**TASK BRIEF**
Give again only those lines from the start of the entries through the line holding "T(s) = 500(s + 5) / (s + 2)", leaving them as they are.

(Dataset entries)

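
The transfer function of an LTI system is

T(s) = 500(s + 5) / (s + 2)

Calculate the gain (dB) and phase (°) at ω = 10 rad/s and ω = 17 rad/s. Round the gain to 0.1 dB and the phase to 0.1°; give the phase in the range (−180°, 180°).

ω = 10: 54.8 dB, -15.3°; ω = 17: 54.3 dB, -9.7°

At s = jω = j10:
zero (s+5): 5 + j10 → |·| = √(5²+10²) = √125 ≈ 11.18, ∠ = arctan(10/5) ≈ 63.43°
pole (s+2): 2 + j10 → |·| = √(2²+10²) = √104 ≈ 10.198, ∠ = arctan(10/2) ≈ 78.69°
|T| = 500 · 11.18 / 10.198 ≈ 548.15
Gain = 20 log₁₀(548.15) ≈ 54.78 dB
∠T = 63.43° − 78.69° = -15.26°

At s = jω = j17:
zero (s+5): 5 + j17 → |·| = √(5²+17²) = √314 ≈ 17.72, ∠ = arctan(17/5) ≈ 73.61°
pole (s+2): 2 + j17 → |·| = √(2²+17²) = √293 ≈ 17.117, ∠ = arctan(17/2) ≈ 83.29°
|T| = 500 · 17.72 / 17.117 ≈ 517.61
Gain = 20 log₁₀(517.61) ≈ 54.28 dB
∠T = 73.61° − 83.29° = -9.68°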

**EXERCISE OUTPUT**
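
The transfer function of an LTI system is

T(s) = 500(s + 5) / (s + 2)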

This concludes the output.